● **WORK REQUEST**
From first entry to last, give the listing again verbatim.
┌─ TASK INPUT
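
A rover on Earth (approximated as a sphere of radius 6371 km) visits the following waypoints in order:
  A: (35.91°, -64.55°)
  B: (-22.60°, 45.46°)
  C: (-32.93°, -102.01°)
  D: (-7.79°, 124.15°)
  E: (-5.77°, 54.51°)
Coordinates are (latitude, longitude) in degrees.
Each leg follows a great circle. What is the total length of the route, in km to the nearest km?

47193 km

Leg A→B: central angle 2.0729 rad, distance 13206.4 km.
Leg B→C: central angle 2.0313 rad, distance 12941.4 km.
Leg C→D: central angle 2.0971 rad, distance 13360.4 km.
Leg D→E: central angle 1.2062 rad, distance 7684.6 km.
Total: 13206.4 + 12941.4 + 13360.4 + 7684.6 ≈ 47193 km.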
└─
● **EXPECTED ANSWER**
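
A rover on Earth (approximated as a sphere of radius 6371 km) visits the following waypoints in order:
  A: (35.91°, -64.55°)
  B: (-22.60°, 45.46°)
  C: (-32.93°, -102.01°)
  D: (-7.79°, 124.15°)
  E: (-5.77°, 54.51°)
Coordinates are (latitude, longitude) in degrees.
Each leg follows a great circle. What is the total length of the route, in km to the nearest km?

47193 km

Leg A→B: central angle 2.0729 rad, distance 13206.4 km.
Leg B→C: central angle 2.0313 rad, distance 12941.4 km.
Leg C→D: central angle 2.0971 rad, distance 13360.4 km.
Leg D→E: central angle 1.2062 rad, distance 7684.6 km.
Total: 13206.4 + 12941.4 + 13360.4 + 7684.6 ≈ 47193 km.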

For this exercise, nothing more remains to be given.